◆ Task to carry out ◆
An exact copy of the lines from the one containing "Parcel sizes are P1:23" through the last line below is required; include both of those lines and no others.

◆ Records excerpted from a collection ◆
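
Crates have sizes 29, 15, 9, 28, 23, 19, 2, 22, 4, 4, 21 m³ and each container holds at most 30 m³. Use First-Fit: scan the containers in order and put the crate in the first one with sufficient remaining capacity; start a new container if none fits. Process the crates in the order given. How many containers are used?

Put 29 m³ in container 1; 1 m³ remain.
Put 15 m³ in container 2; 15 m³ remain.
Put 9 m³ in container 2; 6 m³ remain.
Put 28 m³ in container 3; 2 m³ remain.
Put 23 m³ in container 4; 7 m³ remain.
Put 19 m³ in container 5; 11 m³ remain.
Put 2 m³ in container 2; 4 m³ remain.
Put 22 m³ in container 6; 8 m³ remain.
Put 4 m³ in container 2; 0 m³ remain.
Put 4 m³ in container 4; 3 m³ remain.
Put 21 m³ in container 7; 9 m³ remain.

7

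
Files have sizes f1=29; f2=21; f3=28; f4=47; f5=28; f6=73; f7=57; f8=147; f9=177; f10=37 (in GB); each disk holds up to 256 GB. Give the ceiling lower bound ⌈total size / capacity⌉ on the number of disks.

Total size = 29 + 21 + 28 + 47 + 28 + 73 + 57 + 147 + 177 + 37 = 644 GB.
⌈644 / 256⌉ = 3.

3 disks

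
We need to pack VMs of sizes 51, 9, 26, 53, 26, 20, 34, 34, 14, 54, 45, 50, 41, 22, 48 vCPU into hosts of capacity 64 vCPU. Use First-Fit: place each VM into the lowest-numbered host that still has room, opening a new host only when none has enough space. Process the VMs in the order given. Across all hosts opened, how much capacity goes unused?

host 1: place 51 vCPU, 13 vCPU left
host 1: place 9 vCPU, 4 vCPU left
host 2: place 26 vCPU, 38 vCPU left
host 3: place 53 vCPU, 11 vCPU left
host 2: place 26 vCPU, 12 vCPU left
host 4: place 20 vCPU, 44 vCPU left
host 4: place 34 vCPU, 10 vCPU left
host 5: place 34 vCPU, 30 vCPU left
host 5: place 14 vCPU, 16 vCPU left
host 6: place 54 vCPU, 10 vCPU left
host 7: place 45 vCPU, 19 vCPU left
host 8: place 50 vCPU, 14 vCPU left
host 9: place 41 vCPU, 23 vCPU left
host 9: place 22 vCPU, 1 vCPU left
host 10: place 48 vCPU, 16 vCPU left
10 hosts × 64 vCPU = 640 vCPU; used 527 vCPU; unused 113 vCPU.

113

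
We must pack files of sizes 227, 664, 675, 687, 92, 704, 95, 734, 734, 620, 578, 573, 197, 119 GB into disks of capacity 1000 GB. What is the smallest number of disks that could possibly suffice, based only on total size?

Total size = 227 + 664 + 675 + 687 + 92 + 704 + 95 + 734 + 734 + 620 + 578 + 573 + 197 + 119 = 6699 GB.
⌈6699 / 1000⌉ = 7.

7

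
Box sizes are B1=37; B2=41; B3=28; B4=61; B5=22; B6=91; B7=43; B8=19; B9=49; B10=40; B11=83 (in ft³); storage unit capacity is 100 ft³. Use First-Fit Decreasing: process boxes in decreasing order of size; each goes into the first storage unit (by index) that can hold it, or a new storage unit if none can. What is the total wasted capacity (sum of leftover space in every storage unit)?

Sorted descending: 91, 83, 61, 49, 43, 41, 40, 37, 28, 22, 19.
91 ft³ → storage unit 1 (remaining 9 ft³)
83 ft³ → storage unit 2 (remaining 17 ft³)
61 ft³ → storage unit 3 (remaining 39 ft³)
49 ft³ → storage unit 4 (remaining 51 ft³)
43 ft³ → storage unit 4 (remaining 8 ft³)
41 ft³ → storage unit 5 (remaining 59 ft³)
40 ft³ → storage unit 5 (remaining 19 ft³)
37 ft³ → storage unit 3 (remaining 2 ft³)
28 ft³ → storage unit 6 (remaining 72 ft³)
22 ft³ → storage unit 6 (remaining 50 ft³)
19 ft³ → storage unit 5 (remaining 0 ft³)
6 storage units × 100 ft³ = 600 ft³; used 514 ft³; unused 86 ft³.

86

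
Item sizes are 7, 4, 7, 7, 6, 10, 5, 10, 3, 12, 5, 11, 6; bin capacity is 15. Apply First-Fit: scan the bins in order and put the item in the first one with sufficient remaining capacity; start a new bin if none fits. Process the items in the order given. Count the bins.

8

7 → bin 1 (remaining 8)
4 → bin 1 (remaining 4)
7 → bin 2 (remaining 8)
7 → bin 2 (remaining 1)
6 → bin 3 (remaining 9)
10 → bin 4 (remaining 5)
5 → bin 3 (remaining 4)
10 → bin 5 (remaining 5)
3 → bin 1 (remaining 1)
12 → bin 6 (remaining 3)
5 → bin 4 (remaining 0)
11 → bin 7 (remaining 4)
6 → bin 8 (remaining 9)
Final bins: [7,4,3] [7,7] [6,5] [10,5] [10] [12] [11] [6].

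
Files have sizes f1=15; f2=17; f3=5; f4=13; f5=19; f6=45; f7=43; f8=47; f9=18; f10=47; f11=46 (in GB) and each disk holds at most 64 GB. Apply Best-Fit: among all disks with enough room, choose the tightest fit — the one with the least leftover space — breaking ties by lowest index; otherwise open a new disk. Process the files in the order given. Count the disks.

f1 (15 GB) → disk 1 (remaining 49 GB)
f2 (17 GB) → disk 1 (remaining 32 GB)
f3 (5 GB) → disk 1 (remaining 27 GB)
f4 (13 GB) → disk 1 (remaining 14 GB)
f5 (19 GB) → disk 2 (remaining 45 GB)
f6 (45 GB) → disk 2 (remaining 0 GB)
f7 (43 GB) → disk 3 (remaining 21 GB)
f8 (47 GB) → disk 4 (remaining 17 GB)
f9 (18 GB) → disk 3 (remaining 3 GB)
f10 (47 GB) → disk 5 (remaining 17 GB)
f11 (46 GB) → disk 6 (remaining 18 GB)
Final disks: [15,17,5,13] [19,45] [43,18] [47] [47] [46].

6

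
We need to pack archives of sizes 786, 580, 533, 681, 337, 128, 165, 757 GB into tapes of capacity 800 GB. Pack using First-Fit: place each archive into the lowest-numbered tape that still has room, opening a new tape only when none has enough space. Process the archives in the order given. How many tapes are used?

6

Put 786 GB in tape 1; 14 GB remain.
Put 580 GB in tape 2; 220 GB remain.
Put 533 GB in tape 3; 267 GB remain.
Put 681 GB in tape 4; 119 GB remain.
Put 337 GB in tape 5; 463 GB remain.
Put 128 GB in tape 2; 92 GB remain.
Put 165 GB in tape 3; 102 GB remain.
Put 757 GB in tape 6; 43 GB remain.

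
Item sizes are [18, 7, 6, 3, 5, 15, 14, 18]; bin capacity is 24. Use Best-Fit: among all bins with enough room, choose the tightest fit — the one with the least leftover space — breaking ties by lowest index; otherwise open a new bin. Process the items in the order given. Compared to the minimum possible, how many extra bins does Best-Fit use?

Best-Fit: [18,6] [7,3,5] [15] [14] [18] → 5 bins.
Total size 86; any packing needs at least ⌈86/24⌉ = 4 bins.
An optimal packing achieves that bound: [18,6] [18,5] [15,7] [14,3] → 4 bins.
Excess: 5 − 4 = 1.

1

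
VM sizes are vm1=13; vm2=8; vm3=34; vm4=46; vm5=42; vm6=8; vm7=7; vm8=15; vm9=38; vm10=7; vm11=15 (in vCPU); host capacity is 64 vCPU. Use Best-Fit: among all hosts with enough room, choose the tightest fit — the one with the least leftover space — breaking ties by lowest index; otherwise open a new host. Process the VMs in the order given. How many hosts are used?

vm1 (13 vCPU) → host 1 (remaining 51 vCPU)
vm2 (8 vCPU) → host 1 (remaining 43 vCPU)
vm3 (34 vCPU) → host 1 (remaining 9 vCPU)
vm4 (46 vCPU) → host 2 (remaining 18 vCPU)
vm5 (42 vCPU) → host 3 (remaining 22 vCPU)
vm6 (8 vCPU) → host 1 (remaining 1 vCPU)
vm7 (7 vCPU) → host 2 (remaining 11 vCPU)
vm8 (15 vCPU) → host 3 (remaining 7 vCPU)
vm9 (38 vCPU) → host 4 (remaining 26 vCPU)
vm10 (7 vCPU) → host 3 (remaining 0 vCPU)
vm11 (15 vCPU) → host 4 (remaining 11 vCPU)

4 hosts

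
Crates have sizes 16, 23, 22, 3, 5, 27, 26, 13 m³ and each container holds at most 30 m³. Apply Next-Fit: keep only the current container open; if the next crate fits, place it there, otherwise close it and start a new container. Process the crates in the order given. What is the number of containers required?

6

Put 16 m³ in container 1; 14 m³ remain.
Put 23 m³ in container 2; 7 m³ remain.
Put 22 m³ in container 3; 8 m³ remain.
Put 3 m³ in container 3; 5 m³ remain.
Put 5 m³ in container 3; 0 m³ remain.
Put 27 m³ in container 4; 3 m³ remain.
Put 26 m³ in container 5; 4 m³ remain.
Put 13 m³ in container 6; 17 m³ remain.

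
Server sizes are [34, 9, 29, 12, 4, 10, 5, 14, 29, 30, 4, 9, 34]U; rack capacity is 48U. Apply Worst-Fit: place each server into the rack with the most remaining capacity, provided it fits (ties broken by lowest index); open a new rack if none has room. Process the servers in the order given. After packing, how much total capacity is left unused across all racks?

65

Put 34U in rack 1; 14U remain.
Put 9U in rack 1; 5U remain.
Put 29U in rack 2; 19U remain.
Put 12U in rack 2; 7U remain.
Put 4U in rack 2; 3U remain.
Put 10U in rack 3; 38U remain.
Put 5U in rack 3; 33U remain.
Put 14U in rack 3; 19U remain.
Put 29U in rack 4; 19U remain.
Put 30U in rack 5; 18U remain.
Put 4U in rack 3; 15U remain.
Put 9U in rack 4; 10U remain.
Put 34U in rack 6; 14U remain.
6 racks × 48U = 288U; used 223U; unused 65U.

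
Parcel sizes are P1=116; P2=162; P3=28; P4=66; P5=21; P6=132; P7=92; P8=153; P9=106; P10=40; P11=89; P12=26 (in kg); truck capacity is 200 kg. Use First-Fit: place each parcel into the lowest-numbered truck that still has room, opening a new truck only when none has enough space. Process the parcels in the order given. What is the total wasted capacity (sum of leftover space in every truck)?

P1 (116 kg) → truck 1 (remaining 84 kg)
P2 (162 kg) → truck 2 (remaining 38 kg)
P3 (28 kg) → truck 1 (remaining 56 kg)
P4 (66 kg) → truck 3 (remaining 134 kg)
P5 (21 kg) → truck 1 (remaining 35 kg)
P6 (132 kg) → truck 3 (remaining 2 kg)
P7 (92 kg) → truck 4 (remaining 108 kg)
P8 (153 kg) → truck 5 (remaining 47 kg)
P9 (106 kg) → truck 4 (remaining 2 kg)
P10 (40 kg) → truck 5 (remaining 7 kg)
P11 (89 kg) → truck 6 (remaining 111 kg)
P12 (26 kg) → truck 1 (remaining 9 kg)
6 trucks × 200 kg = 1200 kg; used 1031 kg; unused 169 kg.

169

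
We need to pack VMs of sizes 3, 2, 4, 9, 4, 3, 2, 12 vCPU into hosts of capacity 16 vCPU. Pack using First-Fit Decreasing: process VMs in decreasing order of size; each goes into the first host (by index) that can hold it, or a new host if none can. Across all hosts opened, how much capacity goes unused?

9

Sorted descending: 12, 9, 4, 4, 3, 3, 2, 2.
host 1: place 12 vCPU, 4 vCPU left
host 2: place 9 vCPU, 7 vCPU left
host 1: place 4 vCPU, 0 vCPU left
host 2: place 4 vCPU, 3 vCPU left
host 2: place 3 vCPU, 0 vCPU left
host 3: place 3 vCPU, 13 vCPU left
host 3: place 2 vCPU, 11 vCPU left
host 3: place 2 vCPU, 9 vCPU left
3 hosts × 16 vCPU = 48 vCPU; used 39 vCPU; unused 9 vCPU.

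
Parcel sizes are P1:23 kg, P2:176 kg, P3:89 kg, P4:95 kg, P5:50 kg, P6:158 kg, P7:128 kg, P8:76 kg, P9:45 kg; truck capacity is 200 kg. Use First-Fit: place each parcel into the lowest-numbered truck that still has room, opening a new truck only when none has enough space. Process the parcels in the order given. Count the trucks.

P1 (23 kg) → truck 1 (remaining 177 kg)
P2 (176 kg) → truck 1 (remaining 1 kg)
P3 (89 kg) → truck 2 (remaining 111 kg)
P4 (95 kg) → truck 2 (remaining 16 kg)
P5 (50 kg) → truck 3 (remaining 150 kg)
P6 (158 kg) → truck 4 (remaining 42 kg)
P7 (128 kg) → truck 3 (remaining 22 kg)
P8 (76 kg) → truck 5 (remaining 124 kg)
P9 (45 kg) → truck 5 (remaining 79 kg)
Final trucks: [23,176] [89,95] [50,128] [158] [76,45].

5 trucks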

◆ Finished task ◆
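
Parcel sizes are P1:23 kg, P2:176 kg, P3:89 kg, P4:95 kg, P5:50 kg, P6:158 kg, P7:128 kg, P8:76 kg, P9:45 kg; truck capacity is 200 kg. Use First-Fit: place each parcel into the lowest-numbered truck that still has room, opening a new truck only when none has enough space. Process the parcels in the order given. Count the trucks.

P1 (23 kg) → truck 1 (remaining 177 kg)
P2 (176 kg) → truck 1 (remaining 1 kg)
P3 (89 kg) → truck 2 (remaining 111 kg)
P4 (95 kg) → truck 2 (remaining 16 kg)
P5 (50 kg) → truck 3 (remaining 150 kg)
P6 (158 kg) → truck 4 (remaining 42 kg)
P7 (128 kg) → truck 3 (remaining 22 kg)
P8 (76 kg) → truck 5 (remaining 124 kg)
P9 (45 kg) → truck 5 (remaining 79 kg)
Final trucks: [23,176] [89,95] [50,128] [158] [76,45].

5 trucks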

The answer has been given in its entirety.